[[ STUDY MATERIAL open ]]
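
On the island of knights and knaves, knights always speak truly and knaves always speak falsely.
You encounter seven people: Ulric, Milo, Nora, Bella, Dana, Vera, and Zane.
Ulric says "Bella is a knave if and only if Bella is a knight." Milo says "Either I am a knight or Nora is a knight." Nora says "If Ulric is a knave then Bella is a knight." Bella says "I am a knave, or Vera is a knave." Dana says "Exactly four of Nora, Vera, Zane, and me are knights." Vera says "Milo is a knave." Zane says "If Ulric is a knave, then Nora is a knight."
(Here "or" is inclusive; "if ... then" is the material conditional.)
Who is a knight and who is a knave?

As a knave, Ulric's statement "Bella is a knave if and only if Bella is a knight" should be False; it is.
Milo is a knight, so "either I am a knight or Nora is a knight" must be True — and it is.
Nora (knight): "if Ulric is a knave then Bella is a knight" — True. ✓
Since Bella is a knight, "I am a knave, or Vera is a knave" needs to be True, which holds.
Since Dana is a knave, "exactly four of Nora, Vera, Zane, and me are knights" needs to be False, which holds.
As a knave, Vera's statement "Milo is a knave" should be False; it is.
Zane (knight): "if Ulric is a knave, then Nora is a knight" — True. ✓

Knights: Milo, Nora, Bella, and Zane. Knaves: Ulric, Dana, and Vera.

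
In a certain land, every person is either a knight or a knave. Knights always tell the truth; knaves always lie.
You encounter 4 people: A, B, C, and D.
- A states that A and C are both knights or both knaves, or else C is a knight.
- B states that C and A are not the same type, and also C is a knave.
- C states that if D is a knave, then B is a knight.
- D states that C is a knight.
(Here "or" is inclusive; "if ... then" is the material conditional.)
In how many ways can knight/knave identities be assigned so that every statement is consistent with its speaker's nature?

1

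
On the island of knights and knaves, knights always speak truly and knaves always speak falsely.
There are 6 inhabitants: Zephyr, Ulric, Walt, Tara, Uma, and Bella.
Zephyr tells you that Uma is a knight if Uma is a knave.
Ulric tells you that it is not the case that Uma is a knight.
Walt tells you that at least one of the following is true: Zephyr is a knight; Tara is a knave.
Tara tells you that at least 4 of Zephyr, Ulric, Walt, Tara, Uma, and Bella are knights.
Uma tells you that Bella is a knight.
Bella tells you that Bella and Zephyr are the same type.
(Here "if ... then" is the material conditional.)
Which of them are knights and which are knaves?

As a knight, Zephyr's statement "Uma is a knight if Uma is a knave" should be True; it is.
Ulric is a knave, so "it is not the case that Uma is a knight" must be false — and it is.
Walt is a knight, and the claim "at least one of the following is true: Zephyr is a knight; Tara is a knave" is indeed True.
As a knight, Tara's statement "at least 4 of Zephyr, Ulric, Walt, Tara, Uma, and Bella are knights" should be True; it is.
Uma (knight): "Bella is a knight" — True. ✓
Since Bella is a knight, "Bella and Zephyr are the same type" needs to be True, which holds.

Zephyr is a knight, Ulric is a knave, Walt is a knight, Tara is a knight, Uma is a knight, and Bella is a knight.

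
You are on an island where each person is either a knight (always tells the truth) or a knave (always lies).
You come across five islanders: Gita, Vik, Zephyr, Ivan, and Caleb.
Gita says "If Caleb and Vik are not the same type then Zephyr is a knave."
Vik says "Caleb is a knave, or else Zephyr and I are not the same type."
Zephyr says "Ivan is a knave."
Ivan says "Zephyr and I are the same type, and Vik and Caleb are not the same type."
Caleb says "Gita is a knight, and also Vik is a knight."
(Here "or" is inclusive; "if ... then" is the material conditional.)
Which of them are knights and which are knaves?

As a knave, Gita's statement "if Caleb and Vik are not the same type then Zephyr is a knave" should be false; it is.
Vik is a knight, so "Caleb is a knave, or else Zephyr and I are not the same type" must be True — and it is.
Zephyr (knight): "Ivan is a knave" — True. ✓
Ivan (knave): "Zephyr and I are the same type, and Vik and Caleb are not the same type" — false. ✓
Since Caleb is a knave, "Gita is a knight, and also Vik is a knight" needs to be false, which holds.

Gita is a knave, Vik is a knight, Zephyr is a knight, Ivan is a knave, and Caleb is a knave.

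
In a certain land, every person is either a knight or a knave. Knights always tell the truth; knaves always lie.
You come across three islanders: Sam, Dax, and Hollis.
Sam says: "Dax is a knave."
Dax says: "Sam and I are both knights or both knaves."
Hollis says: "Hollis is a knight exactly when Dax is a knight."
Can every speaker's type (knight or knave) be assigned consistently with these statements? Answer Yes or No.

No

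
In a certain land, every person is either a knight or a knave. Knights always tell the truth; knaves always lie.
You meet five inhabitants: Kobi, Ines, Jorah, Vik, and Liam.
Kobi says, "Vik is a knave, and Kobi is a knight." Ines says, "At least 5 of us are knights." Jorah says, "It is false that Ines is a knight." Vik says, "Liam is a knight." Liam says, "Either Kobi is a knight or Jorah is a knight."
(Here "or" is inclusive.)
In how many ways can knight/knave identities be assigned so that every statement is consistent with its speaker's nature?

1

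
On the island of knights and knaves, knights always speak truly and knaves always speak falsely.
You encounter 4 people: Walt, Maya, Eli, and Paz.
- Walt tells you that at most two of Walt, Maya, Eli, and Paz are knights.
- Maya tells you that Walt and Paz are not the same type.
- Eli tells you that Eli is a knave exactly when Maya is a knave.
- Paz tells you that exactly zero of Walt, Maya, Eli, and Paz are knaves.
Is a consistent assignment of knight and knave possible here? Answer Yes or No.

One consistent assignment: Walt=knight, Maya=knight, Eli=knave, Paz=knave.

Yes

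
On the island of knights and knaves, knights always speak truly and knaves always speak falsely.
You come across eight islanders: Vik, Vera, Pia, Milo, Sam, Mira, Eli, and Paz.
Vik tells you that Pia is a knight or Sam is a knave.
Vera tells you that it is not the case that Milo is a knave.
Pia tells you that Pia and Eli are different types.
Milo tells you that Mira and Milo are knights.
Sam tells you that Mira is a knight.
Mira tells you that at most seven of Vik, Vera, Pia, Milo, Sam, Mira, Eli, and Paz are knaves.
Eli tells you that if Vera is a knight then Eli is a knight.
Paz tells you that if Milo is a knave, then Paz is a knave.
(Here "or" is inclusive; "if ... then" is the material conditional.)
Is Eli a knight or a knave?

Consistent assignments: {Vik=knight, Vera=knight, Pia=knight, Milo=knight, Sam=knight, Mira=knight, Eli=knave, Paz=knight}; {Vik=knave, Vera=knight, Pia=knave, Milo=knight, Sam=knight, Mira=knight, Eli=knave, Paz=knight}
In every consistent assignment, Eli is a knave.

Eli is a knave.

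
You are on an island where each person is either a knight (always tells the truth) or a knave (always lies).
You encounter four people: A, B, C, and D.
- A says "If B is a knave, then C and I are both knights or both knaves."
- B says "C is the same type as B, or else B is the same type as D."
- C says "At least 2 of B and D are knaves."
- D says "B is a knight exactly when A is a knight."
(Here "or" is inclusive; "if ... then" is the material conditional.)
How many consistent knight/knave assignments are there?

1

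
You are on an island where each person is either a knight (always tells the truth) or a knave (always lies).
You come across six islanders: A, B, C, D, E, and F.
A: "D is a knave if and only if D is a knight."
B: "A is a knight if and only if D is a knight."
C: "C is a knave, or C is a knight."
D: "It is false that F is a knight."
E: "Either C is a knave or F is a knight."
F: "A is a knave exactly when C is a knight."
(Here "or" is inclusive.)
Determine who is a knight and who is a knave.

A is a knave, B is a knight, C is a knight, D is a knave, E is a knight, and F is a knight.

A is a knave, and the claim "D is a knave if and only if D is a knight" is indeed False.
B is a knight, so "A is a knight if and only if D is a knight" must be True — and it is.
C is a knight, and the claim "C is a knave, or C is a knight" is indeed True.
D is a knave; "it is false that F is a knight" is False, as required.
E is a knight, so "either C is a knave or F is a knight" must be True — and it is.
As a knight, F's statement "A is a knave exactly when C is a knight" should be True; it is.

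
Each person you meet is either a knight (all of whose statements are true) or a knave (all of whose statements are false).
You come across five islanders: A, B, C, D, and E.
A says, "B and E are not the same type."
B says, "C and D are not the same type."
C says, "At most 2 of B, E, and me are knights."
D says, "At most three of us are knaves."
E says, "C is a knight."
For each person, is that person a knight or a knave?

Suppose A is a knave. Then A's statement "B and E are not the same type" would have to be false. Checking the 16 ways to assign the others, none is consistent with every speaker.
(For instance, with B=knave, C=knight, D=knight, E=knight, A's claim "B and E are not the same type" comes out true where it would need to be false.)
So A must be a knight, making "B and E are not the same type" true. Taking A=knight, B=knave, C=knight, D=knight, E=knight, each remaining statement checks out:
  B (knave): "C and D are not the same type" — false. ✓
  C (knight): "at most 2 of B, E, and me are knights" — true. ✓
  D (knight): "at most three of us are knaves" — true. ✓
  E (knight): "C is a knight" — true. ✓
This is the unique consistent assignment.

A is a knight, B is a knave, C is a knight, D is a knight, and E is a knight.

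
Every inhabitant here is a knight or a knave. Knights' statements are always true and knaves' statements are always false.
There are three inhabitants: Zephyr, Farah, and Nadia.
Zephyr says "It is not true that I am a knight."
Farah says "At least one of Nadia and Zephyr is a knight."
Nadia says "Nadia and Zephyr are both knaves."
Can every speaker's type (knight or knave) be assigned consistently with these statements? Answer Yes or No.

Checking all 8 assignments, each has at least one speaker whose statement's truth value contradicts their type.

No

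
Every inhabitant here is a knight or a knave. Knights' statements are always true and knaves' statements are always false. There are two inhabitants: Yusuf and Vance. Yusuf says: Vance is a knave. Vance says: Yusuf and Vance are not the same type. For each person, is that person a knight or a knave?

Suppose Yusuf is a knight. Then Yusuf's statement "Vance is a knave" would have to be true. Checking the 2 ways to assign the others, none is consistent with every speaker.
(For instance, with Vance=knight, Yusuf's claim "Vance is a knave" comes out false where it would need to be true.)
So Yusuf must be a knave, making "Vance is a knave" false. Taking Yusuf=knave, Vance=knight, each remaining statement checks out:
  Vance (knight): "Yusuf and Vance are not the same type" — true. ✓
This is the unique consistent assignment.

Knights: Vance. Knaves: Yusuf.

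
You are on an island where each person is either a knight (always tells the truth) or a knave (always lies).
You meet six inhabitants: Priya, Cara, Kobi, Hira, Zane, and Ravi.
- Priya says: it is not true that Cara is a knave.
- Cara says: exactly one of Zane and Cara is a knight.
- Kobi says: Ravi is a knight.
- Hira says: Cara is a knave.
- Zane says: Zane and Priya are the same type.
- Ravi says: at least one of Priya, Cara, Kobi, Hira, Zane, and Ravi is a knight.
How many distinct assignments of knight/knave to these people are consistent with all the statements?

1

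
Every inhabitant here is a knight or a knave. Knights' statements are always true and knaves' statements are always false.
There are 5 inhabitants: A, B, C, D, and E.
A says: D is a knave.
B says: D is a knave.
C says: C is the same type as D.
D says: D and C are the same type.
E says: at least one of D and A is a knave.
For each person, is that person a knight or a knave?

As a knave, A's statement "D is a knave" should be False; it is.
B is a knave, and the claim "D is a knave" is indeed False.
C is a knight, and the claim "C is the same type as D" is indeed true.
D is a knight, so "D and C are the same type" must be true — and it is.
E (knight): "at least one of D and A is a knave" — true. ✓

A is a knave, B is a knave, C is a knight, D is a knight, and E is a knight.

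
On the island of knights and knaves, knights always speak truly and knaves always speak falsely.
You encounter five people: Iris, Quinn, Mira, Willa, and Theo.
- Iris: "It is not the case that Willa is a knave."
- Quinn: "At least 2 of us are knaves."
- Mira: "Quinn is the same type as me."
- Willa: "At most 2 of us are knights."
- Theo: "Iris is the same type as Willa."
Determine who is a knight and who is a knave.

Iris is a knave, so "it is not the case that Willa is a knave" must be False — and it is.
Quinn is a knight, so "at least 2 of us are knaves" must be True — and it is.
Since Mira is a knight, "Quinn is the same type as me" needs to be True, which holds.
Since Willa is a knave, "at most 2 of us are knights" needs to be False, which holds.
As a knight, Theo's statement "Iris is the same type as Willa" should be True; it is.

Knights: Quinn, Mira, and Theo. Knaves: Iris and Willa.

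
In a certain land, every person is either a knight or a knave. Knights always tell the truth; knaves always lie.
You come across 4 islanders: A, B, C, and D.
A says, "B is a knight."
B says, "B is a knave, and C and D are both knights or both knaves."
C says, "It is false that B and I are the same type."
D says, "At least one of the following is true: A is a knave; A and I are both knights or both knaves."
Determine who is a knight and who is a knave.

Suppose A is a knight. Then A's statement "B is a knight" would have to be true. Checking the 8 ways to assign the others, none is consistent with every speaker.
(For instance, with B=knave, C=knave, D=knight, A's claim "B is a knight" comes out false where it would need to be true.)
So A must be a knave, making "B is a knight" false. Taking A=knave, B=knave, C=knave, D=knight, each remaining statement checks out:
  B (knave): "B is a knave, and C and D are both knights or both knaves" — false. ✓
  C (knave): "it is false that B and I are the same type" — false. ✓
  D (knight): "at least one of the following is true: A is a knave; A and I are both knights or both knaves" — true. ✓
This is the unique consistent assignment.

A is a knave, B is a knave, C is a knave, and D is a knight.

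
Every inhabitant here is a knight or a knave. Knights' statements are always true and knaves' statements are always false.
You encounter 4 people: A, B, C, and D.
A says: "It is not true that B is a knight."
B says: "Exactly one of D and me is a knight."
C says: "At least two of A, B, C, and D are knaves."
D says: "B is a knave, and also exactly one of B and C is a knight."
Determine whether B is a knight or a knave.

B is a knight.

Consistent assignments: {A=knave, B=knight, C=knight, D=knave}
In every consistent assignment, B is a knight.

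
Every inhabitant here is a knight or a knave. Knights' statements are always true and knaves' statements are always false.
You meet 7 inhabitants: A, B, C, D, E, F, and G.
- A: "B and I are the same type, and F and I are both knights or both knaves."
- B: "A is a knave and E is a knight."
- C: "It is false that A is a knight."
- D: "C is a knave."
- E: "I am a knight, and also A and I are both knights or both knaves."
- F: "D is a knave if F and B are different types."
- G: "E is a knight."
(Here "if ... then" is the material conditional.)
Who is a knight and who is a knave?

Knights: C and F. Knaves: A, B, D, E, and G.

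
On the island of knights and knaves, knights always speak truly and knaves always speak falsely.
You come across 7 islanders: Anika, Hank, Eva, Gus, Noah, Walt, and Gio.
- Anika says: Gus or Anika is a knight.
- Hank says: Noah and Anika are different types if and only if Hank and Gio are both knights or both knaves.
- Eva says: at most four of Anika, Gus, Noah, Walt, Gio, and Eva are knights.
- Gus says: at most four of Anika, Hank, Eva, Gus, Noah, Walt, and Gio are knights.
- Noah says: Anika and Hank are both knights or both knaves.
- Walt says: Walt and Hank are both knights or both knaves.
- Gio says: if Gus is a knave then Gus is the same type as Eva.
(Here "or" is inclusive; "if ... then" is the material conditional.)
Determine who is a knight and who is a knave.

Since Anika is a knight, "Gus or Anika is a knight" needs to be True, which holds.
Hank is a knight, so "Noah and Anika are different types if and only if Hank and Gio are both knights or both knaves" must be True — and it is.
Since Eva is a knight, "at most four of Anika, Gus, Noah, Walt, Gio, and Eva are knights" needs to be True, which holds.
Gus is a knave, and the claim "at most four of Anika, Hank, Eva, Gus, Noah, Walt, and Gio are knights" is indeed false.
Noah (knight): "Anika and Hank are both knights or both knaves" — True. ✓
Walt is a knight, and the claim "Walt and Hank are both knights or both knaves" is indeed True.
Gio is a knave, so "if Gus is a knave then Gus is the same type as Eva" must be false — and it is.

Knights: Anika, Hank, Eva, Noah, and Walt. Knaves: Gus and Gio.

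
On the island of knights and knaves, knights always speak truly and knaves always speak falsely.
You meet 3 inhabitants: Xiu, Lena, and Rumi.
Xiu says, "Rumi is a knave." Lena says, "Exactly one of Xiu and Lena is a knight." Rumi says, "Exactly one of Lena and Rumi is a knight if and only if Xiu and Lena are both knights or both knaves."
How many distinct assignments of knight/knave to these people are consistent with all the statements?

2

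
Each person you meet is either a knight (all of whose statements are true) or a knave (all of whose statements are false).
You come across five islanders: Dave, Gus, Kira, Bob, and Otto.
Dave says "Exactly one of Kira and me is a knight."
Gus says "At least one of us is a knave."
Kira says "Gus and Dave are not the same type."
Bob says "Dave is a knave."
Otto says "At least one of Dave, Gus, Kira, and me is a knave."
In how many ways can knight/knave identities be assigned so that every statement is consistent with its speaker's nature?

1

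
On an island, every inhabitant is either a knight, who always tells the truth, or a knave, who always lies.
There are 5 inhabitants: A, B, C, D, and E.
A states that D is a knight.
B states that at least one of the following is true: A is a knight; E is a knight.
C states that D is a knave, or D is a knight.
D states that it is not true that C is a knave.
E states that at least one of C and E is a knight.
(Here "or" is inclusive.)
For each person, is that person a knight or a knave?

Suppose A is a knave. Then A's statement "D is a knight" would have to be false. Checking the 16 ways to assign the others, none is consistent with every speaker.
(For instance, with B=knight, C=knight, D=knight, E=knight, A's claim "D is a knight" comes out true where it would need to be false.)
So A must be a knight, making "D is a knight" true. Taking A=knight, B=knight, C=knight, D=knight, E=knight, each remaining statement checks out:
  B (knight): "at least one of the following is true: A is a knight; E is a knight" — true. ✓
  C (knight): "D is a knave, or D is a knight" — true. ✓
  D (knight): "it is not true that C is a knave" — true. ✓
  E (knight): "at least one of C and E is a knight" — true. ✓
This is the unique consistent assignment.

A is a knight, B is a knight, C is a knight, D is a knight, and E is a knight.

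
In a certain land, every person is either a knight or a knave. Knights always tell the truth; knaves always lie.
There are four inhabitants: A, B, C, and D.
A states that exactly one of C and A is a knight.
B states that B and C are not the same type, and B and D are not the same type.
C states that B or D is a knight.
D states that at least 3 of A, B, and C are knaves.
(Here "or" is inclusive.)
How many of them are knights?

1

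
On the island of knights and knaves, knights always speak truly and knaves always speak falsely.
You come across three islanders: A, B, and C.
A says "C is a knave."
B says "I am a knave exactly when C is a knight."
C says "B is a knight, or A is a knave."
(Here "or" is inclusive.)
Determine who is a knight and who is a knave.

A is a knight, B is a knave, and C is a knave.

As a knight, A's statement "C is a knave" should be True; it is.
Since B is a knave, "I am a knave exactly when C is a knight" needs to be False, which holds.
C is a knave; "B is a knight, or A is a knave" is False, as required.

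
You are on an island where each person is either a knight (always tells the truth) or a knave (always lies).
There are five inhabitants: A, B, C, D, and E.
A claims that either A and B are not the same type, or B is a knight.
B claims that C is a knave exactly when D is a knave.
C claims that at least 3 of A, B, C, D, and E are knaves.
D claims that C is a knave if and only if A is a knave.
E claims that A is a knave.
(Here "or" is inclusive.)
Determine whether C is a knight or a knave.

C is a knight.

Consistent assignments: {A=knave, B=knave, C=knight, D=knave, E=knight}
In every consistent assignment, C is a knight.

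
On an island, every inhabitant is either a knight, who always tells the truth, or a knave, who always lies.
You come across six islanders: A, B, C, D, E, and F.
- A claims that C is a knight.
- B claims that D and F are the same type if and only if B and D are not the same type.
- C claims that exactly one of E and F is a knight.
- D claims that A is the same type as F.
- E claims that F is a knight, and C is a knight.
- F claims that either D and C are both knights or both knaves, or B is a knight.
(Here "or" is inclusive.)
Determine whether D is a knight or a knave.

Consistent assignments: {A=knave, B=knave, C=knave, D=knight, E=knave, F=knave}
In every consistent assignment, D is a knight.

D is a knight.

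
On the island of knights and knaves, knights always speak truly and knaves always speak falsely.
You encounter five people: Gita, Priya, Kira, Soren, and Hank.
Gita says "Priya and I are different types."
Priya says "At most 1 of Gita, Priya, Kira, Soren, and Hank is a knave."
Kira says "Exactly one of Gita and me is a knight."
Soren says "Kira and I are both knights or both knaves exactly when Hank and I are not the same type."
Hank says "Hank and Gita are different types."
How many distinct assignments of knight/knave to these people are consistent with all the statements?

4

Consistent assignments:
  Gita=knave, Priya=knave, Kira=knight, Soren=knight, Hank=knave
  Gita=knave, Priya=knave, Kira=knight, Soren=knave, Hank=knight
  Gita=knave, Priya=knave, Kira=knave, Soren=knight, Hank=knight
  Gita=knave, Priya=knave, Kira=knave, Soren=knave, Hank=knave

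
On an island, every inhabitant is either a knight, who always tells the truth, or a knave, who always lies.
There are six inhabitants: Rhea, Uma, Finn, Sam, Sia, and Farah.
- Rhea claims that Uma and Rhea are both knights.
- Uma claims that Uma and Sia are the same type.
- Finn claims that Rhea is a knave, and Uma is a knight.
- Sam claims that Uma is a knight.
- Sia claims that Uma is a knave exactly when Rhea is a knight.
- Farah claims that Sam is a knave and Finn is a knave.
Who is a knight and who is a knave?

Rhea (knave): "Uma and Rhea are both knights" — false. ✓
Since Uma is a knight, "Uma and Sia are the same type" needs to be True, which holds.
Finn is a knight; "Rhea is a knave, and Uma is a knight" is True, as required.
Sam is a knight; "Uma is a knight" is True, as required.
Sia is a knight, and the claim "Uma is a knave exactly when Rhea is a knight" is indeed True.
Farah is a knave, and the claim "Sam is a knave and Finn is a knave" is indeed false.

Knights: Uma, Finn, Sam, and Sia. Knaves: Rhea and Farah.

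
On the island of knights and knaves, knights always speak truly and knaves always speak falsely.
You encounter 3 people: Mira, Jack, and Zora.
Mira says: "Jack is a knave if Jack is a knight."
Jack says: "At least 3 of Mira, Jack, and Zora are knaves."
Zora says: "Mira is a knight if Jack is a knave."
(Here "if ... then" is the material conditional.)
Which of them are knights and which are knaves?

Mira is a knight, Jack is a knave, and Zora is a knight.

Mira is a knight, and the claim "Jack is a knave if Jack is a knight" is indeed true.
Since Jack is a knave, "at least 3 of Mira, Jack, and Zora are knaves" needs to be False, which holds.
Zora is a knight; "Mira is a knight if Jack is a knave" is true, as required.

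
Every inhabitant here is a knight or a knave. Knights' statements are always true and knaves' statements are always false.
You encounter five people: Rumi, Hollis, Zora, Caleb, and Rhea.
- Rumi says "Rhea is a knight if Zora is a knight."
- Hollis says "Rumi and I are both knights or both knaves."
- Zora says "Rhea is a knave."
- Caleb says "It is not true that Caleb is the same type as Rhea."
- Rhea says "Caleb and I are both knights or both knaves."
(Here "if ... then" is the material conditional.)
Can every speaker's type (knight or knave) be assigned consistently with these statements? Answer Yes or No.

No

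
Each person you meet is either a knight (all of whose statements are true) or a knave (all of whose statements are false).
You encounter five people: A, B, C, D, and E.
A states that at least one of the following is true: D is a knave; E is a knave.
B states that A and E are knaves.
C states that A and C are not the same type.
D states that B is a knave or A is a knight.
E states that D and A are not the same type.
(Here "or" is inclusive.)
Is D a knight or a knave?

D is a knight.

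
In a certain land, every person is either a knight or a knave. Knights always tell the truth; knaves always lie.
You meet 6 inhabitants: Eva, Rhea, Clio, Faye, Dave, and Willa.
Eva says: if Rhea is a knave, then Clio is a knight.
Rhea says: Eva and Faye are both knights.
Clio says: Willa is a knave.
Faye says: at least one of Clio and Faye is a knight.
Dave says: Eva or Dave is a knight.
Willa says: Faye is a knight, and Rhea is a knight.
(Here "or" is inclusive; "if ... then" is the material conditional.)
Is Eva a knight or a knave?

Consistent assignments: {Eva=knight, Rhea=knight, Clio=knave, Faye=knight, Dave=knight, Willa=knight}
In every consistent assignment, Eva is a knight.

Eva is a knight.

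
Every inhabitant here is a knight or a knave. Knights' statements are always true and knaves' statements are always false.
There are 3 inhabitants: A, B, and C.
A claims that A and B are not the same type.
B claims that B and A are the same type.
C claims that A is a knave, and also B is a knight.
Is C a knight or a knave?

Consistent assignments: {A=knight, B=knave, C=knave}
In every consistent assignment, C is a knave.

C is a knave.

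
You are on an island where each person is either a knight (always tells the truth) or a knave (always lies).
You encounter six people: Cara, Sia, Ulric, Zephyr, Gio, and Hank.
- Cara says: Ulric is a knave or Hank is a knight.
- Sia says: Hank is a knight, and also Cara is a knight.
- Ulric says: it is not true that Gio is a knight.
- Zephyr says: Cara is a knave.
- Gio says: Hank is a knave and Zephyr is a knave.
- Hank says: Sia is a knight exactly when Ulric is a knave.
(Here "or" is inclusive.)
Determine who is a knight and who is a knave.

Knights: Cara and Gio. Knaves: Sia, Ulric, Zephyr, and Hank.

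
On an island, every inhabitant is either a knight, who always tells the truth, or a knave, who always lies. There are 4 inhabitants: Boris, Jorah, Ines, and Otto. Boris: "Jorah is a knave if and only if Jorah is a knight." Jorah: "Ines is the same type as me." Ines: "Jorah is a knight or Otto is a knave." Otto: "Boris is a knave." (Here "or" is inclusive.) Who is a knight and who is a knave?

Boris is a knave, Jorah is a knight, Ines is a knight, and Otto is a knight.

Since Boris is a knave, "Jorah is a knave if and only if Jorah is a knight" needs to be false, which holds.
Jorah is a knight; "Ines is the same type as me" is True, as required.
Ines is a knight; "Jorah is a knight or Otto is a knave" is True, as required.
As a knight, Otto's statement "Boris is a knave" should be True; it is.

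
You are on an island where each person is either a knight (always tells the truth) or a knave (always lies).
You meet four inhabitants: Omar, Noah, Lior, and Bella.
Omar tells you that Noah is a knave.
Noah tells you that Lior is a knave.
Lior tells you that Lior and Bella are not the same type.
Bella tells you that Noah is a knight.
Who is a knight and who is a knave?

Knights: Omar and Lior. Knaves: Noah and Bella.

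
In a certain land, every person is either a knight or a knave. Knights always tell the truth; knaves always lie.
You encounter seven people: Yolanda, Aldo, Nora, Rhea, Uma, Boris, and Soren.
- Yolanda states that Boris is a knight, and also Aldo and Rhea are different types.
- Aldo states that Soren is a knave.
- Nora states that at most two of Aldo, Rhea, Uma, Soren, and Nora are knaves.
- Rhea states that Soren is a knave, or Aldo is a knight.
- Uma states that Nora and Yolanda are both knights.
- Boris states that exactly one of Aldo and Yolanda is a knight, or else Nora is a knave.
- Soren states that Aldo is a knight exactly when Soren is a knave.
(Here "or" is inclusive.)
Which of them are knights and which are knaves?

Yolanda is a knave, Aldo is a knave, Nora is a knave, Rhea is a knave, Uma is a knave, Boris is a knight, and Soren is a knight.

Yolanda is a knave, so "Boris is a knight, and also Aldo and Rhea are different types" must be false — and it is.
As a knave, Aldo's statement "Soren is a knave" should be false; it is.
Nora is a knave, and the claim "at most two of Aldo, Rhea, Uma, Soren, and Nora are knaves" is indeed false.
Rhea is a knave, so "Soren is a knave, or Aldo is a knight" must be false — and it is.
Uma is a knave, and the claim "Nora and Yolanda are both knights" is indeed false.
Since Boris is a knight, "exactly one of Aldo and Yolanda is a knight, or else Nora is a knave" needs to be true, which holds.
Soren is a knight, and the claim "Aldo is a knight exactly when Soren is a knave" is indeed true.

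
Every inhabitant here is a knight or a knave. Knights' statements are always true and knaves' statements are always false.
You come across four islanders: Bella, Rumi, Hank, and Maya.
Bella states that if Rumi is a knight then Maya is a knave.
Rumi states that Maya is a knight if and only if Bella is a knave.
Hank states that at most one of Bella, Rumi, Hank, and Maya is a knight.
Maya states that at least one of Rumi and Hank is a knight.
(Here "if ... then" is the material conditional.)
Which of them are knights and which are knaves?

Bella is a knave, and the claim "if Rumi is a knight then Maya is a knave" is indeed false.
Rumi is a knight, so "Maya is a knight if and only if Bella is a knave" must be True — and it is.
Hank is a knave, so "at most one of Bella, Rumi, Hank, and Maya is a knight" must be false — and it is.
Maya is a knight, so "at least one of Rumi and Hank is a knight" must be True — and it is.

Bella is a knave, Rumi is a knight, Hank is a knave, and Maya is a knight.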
[[ STUDY MATERIAL closed ]]
▶ _ASSIGNMENT_
Among the lines of the entries, count those containing the string "Nadia" and give only the number.

▶ _EXERCISE ANSWER_
3